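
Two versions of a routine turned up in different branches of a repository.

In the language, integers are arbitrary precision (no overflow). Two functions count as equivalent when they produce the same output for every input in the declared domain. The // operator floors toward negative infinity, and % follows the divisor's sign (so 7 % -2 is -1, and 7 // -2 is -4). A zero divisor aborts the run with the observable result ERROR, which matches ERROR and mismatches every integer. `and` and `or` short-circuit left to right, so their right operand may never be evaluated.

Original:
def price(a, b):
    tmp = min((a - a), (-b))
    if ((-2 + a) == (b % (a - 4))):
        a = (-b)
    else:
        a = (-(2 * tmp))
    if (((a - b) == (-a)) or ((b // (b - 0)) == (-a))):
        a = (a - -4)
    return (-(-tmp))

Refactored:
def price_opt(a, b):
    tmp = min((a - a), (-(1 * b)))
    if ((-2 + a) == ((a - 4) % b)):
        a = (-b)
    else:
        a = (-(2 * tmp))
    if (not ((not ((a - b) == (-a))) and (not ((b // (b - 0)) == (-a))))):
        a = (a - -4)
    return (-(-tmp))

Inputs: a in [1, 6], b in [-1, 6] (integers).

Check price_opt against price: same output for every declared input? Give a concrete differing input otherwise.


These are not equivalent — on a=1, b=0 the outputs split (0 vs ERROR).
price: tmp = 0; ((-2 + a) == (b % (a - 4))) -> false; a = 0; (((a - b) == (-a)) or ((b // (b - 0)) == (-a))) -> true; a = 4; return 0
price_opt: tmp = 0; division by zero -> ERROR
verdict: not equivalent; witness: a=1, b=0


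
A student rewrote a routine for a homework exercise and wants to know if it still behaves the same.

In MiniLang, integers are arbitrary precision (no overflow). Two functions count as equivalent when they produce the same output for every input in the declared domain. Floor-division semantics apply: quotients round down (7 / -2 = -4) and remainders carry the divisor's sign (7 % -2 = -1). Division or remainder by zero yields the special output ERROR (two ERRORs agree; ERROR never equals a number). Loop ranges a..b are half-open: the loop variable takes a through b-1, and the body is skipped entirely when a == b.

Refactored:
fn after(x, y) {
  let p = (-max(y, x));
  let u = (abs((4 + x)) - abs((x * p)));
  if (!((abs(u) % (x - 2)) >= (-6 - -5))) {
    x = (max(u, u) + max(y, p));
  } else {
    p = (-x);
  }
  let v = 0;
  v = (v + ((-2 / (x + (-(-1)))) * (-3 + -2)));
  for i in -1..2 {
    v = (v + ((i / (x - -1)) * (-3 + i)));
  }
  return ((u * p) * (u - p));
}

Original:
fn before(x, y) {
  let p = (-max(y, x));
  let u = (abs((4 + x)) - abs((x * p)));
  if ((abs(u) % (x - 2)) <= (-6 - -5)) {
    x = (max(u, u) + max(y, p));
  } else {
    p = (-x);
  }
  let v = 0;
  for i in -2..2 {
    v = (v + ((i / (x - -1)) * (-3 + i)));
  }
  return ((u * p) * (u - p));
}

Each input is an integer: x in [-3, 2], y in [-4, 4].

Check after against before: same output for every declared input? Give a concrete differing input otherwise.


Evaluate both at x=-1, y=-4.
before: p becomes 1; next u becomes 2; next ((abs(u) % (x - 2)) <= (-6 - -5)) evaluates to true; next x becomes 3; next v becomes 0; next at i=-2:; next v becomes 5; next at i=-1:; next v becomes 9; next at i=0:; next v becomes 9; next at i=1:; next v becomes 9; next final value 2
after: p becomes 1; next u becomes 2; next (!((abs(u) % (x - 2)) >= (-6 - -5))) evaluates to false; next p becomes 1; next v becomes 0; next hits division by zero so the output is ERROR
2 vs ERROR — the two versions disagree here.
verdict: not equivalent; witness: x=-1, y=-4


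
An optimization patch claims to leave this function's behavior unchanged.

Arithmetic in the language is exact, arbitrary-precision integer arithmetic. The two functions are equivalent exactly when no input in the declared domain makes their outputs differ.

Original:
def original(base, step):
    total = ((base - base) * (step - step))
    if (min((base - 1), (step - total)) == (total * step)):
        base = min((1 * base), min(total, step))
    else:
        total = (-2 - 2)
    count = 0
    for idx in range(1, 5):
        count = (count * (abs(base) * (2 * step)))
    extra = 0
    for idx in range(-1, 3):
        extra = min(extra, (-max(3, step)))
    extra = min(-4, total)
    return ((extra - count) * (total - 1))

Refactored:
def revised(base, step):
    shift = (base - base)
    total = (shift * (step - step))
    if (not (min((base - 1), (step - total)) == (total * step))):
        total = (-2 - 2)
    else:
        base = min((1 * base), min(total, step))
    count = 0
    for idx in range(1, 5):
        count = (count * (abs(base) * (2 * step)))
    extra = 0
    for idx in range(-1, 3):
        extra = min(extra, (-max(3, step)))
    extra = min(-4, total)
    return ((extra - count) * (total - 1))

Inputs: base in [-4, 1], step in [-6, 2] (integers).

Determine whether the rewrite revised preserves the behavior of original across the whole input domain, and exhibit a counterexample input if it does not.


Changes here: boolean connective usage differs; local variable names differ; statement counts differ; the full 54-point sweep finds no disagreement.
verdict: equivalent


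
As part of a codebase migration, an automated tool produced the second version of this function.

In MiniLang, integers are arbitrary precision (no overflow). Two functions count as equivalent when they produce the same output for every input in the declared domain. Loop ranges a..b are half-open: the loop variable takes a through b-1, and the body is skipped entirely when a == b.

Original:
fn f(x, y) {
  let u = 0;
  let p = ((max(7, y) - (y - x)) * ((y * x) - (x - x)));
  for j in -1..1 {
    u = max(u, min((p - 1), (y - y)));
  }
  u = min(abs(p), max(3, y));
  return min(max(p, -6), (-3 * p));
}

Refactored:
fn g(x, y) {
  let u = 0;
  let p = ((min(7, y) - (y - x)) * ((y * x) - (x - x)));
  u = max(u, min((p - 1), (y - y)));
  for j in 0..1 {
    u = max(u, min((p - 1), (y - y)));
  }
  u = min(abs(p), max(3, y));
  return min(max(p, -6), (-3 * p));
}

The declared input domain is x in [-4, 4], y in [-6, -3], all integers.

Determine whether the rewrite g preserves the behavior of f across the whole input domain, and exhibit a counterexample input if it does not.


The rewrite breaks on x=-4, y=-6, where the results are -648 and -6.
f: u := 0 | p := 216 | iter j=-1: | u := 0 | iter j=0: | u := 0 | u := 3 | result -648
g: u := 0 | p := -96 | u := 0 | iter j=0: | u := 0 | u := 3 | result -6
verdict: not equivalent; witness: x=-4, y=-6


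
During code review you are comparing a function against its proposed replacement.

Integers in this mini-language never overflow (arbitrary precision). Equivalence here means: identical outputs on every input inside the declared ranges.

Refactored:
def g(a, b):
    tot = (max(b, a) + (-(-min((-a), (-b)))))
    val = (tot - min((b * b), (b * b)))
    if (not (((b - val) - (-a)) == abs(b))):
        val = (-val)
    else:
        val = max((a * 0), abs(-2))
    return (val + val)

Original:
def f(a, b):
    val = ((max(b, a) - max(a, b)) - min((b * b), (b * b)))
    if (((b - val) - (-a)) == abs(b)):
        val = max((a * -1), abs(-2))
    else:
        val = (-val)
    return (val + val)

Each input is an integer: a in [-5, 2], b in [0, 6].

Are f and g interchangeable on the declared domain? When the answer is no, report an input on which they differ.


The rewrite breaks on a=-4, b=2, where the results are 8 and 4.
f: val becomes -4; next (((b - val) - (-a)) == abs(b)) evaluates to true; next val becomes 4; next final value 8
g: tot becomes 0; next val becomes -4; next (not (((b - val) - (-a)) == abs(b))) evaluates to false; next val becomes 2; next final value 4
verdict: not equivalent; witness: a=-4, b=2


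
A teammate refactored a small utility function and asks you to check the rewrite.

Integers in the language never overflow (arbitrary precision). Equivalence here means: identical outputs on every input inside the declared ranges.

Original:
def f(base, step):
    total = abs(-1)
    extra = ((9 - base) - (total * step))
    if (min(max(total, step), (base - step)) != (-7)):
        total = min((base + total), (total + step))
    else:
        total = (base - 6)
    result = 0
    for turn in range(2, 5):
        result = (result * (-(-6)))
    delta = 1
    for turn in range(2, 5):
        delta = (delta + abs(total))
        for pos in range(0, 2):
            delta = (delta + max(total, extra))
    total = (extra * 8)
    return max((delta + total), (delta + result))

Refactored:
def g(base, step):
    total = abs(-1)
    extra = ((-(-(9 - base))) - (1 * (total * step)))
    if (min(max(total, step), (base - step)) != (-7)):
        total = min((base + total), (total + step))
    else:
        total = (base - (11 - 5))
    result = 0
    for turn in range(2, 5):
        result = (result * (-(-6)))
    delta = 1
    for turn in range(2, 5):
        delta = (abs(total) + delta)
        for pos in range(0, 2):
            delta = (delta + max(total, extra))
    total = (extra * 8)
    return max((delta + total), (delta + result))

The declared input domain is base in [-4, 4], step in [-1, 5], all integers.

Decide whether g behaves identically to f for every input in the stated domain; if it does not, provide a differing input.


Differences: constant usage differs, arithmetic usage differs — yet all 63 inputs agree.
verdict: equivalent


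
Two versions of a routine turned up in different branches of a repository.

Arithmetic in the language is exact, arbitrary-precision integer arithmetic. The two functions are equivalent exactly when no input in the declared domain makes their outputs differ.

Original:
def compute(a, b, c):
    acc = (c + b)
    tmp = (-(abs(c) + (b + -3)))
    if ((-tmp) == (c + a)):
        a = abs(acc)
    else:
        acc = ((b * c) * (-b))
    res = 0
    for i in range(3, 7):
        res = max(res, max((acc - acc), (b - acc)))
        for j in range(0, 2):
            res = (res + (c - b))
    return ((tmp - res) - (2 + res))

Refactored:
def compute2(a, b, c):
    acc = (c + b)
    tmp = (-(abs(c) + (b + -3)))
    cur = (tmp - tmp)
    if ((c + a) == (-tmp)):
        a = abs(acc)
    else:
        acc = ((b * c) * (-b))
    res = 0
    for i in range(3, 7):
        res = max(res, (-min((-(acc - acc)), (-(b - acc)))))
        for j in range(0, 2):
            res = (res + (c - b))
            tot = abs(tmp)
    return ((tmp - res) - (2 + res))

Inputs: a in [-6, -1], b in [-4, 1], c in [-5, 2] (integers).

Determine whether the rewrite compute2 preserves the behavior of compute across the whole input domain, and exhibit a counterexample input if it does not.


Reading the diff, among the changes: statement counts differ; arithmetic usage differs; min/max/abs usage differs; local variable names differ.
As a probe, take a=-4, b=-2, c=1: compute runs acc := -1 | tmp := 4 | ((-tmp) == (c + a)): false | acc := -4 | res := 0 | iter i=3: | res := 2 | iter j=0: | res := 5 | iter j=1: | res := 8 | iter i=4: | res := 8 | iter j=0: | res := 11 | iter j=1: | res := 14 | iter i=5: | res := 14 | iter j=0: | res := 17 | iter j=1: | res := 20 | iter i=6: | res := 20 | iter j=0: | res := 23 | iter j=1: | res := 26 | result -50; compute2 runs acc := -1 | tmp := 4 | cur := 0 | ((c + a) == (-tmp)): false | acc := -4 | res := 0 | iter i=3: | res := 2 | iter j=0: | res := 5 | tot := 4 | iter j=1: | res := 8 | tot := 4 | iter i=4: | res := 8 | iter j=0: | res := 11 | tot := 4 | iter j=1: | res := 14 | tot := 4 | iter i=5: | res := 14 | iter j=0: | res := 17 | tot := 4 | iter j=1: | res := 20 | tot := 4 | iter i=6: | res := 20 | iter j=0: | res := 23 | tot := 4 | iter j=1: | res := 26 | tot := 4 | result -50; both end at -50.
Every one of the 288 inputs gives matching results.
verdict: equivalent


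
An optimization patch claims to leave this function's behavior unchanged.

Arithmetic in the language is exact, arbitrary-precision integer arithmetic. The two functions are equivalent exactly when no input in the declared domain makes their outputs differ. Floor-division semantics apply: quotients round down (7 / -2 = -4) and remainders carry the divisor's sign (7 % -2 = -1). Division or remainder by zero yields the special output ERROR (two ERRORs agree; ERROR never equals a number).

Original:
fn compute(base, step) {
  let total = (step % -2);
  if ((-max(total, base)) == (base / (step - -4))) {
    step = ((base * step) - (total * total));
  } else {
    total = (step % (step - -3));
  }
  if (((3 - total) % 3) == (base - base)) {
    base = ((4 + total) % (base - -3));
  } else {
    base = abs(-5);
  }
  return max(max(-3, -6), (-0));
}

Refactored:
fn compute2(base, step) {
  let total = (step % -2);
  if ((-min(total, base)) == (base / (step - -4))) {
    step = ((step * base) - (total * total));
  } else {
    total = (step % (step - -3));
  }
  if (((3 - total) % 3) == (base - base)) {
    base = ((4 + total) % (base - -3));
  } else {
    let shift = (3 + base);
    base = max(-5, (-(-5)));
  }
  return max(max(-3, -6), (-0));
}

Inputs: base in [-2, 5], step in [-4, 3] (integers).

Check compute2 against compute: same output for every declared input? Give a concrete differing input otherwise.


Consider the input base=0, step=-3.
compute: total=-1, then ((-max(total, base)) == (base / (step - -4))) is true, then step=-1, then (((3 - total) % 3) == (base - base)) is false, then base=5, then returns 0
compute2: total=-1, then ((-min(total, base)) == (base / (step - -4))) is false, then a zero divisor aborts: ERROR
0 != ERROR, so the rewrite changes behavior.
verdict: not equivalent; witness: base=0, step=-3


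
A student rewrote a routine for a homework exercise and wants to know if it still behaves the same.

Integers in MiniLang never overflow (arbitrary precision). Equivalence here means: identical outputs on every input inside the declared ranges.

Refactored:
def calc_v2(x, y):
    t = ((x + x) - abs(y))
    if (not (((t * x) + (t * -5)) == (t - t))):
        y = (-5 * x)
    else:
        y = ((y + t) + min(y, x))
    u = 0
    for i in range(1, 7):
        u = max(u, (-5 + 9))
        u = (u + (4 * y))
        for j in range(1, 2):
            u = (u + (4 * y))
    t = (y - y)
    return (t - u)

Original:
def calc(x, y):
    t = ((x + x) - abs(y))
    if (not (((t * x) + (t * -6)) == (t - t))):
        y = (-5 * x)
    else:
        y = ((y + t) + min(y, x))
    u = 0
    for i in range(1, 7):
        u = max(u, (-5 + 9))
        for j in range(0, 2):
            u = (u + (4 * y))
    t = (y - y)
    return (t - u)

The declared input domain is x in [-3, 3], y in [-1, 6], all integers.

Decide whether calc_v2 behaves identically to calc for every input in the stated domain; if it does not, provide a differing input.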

------

**What the exercise asks:**
There is a run of lines above from the one with "if ((-min(total, base))" to the one with "The declared input domain is x in [-3, 3], y"; print exactly that run, both ends included, and nothing else.

**Written response:**
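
  if ((-min(total, base)) == (base / (step - -4))) {
    step = ((step * base) - (total * total));
  } else {
    total = (step % (step - -3));
  }
  if (((3 - total) % 3) == (base - base)) {
    base = ((4 + total) % (base - -3));
  } else {
    let shift = (3 + base);
    base = max(-5, (-(-5)));
  }
  return max(max(-3, -6), (-0));
}

Inputs: base in [-2, 5], step in [-4, 3] (integers).

Check compute2 against compute: same output for every declared input? Give a concrete differing input otherwise.


Consider the input base=0, step=-3.
compute: total=-1, then ((-max(total, base)) == (base / (step - -4))) is true, then step=-1, then (((3 - total) % 3) == (base - base)) is false, then base=5, then returns 0
compute2: total=-1, then ((-min(total, base)) == (base / (step - -4))) is false, then a zero divisor aborts: ERROR
0 != ERROR, so the rewrite changes behavior.
verdict: not equivalent; witness: base=0, step=-3


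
A student rewrote a routine for a homework exercise and wants to know if it still behaves the same.

Integers in MiniLang never overflow (arbitrary precision). Equivalence here means: identical outputs on every input inside the declared ranges.

Refactored:
def calc_v2(x, y):
    t = ((x + x) - abs(y))
    if (not (((t * x) + (t * -5)) == (t - t))):
        y = (-5 * x)
    else:
        y = ((y + t) + min(y, x))
    u = 0
    for i in range(1, 7):
        u = max(u, (-5 + 9))
        u = (u + (4 * y))
        for j in range(1, 2):
            u = (u + (4 * y))
    t = (y - y)
    return (t - u)

Original:
def calc(x, y):
    t = ((x + x) - abs(y))
    if (not (((t * x) + (t * -6)) == (t - t))):
        y = (-5 * x)
    else:
        y = ((y + t) + min(y, x))
    u = 0
    for i in range(1, 7):
        u = max(u, (-5 + 9))
        for j in range(0, 2):
            u = (u + (4 * y))
    t = (y - y)
    return (t - u)

The declared input domain is x in [-3, 3], y in [-1, 6], all integers.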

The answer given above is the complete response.